Excerpts from a dataset
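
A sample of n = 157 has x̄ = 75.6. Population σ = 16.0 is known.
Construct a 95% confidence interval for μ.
(73.10, 78.10)

z-interval (σ known):
z* = 1.960 for 95% confidence

Margin of error = z* · σ/√n = 1.960 · 16.0/√157 = 2.50

CI: (75.6 - 2.50, 75.6 + 2.50) = (73.10, 78.10)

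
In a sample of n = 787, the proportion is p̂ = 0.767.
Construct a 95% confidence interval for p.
(0.737, 0.797)

Proportion CI:
SE = √(p̂(1-p̂)/n) = √(0.767 · 0.233 / 787) = 0.01507

z* = 1.960
Margin = z* · SE = 1.960 · 0.01507 = 0.0295

CI: 0.767 ± 0.0295 = (0.737, 0.797)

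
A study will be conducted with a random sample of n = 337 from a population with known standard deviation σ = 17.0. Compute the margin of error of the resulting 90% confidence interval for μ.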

- [Exercise] Repeat only what lies between the first line of the data and the line containing "In a sample", both of those lines included, exactly as it stands.

- [Output]
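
A sample of n = 157 has x̄ = 75.6. Population σ = 16.0 is known.
Construct a 95% confidence interval for μ.
(73.10, 78.10)

z-interval (σ known):
z* = 1.960 for 95% confidence

Margin of error = z* · σ/√n = 1.960 · 16.0/√157 = 2.50

CI: (75.6 - 2.50, 75.6 + 2.50) = (73.10, 78.10)

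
In a sample of n = 787, the proportion is p̂ = 0.767.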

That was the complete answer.